# [Source data]
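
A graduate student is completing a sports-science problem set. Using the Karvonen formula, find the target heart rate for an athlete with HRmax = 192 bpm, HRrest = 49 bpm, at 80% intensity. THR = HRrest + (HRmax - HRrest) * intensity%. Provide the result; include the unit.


HRR = 192 - 49 = 143
THR = 49 + 143 * 0.8
= 49 + 114.4
= 163.4 bpm

163.4 bpm


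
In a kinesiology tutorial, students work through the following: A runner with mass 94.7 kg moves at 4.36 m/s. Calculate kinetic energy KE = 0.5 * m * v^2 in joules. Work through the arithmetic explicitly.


v^2 = 4.36^2 = 19.0096
KE = 0.5 * 94.7 * 19.0096
= 900.1 J

900.1 J


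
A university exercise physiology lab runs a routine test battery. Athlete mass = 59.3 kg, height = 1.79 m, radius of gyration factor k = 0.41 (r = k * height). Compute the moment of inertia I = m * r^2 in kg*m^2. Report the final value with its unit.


r = k * height = 0.41 * 1.79 = 0.7339 m
r^2 = 0.7339^2 = 0.538609
I = 59.3 * 0.538609 = 31.94 kg*m^2

31.94 kg*m^2


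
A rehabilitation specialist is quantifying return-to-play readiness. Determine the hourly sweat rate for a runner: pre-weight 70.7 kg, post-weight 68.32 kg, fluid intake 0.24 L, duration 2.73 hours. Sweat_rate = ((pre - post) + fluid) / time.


Mass lost = 70.7 - 68.32 = 2.38 kg
Add fluid consumed: 2.38 + 0.24 = 2.62 L total sweat
Sweat rate = 2.62 / 2.73 = 0.96 L/h

0.96 L/h


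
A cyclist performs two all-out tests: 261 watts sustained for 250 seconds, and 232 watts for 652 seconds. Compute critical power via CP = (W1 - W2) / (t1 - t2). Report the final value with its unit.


W1 = P1 * t1 = 261 * 250 = 65250 J
W2 = P2 * t2 = 232 * 652 = 151264 J
CP = (65250 - 151264) / (250 - 652)
= 213.97 W

213.97 W


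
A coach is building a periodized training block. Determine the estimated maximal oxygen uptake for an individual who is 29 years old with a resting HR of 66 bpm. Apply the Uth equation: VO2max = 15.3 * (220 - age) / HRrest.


HRmax = 220 - 29 = 191
VO2max = 15.3 * (191 / 66)
= 15.3 * 2.8939
= 44.28 mL/kg/min

44.28 mL/kg/min


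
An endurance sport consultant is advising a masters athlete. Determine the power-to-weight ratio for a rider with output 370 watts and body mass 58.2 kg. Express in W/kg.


P/W = 370 / 58.2 = 6.357 W/kg

6.357 W/kg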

# [Task prompt]
Your task is to return, exactly and on their own, the lines from the one containing "An endurance sport" through the last line of the listing.

# [Result below]
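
An endurance sport consultant is advising a masters athlete. Determine the power-to-weight ratio for a rider with output 370 watts and body mass 58.2 kg. Express in W/kg.


P/W = 370 / 58.2 = 6.357 W/kg

6.357 W/kg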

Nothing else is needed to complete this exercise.